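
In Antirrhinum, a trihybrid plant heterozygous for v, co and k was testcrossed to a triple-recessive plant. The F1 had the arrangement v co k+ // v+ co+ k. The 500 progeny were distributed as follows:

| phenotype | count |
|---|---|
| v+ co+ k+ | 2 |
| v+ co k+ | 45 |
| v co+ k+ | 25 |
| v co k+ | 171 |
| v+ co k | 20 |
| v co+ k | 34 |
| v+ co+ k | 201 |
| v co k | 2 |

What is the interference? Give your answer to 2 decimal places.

0.51

The two rarest classes, v co k and v+ co+ k+, are the double crossovers. Comparing them with the parentals, only the k allele has switched, so k is the middle locus and the order is v – k – co.
v–k: (79 + 4)/500 = 0.1660; k–co: (45 + 4)/500 = 0.0980.
Expected DCO frequency = 0.1660 × 0.0980 ≈ 0.01627; observed = 4/500 ≈ 0.00800.
Coefficient of coincidence = 0.00800/0.01627 ≈ 0.49; interference = 1 − 0.49 = 0.51.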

__Required work__:
For the records above, restate every line word for word.

__Response to this exercise__:
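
In Antirrhinum, a trihybrid plant heterozygous for v, co and k was testcrossed to a triple-recessive plant. The F1 had the arrangement v co k+ // v+ co+ k. The 500 progeny were distributed as follows:

| phenotype | count |
|---|---|
| v+ co+ k+ | 2 |
| v+ co k+ | 45 |
| v co+ k+ | 25 |
| v co k+ | 171 |
| v+ co k | 20 |
| v co+ k | 34 |
| v+ co+ k | 201 |
| v co k | 2 |

What is the interference? Give your answer to 2 decimal places.

0.51

The two rarest classes, v co k and v+ co+ k+, are the double crossovers. Comparing them with the parentals, only the k allele has switched, so k is the middle locus and the order is v – k – co.
v–k: (79 + 4)/500 = 0.1660; k–co: (45 + 4)/500 = 0.0980.
Expected DCO frequency = 0.1660 × 0.0980 ≈ 0.01627; observed = 4/500 ≈ 0.00800.
Coefficient of coincidence = 0.00800/0.01627 ≈ 0.49; interference = 1 − 0.49 = 0.51.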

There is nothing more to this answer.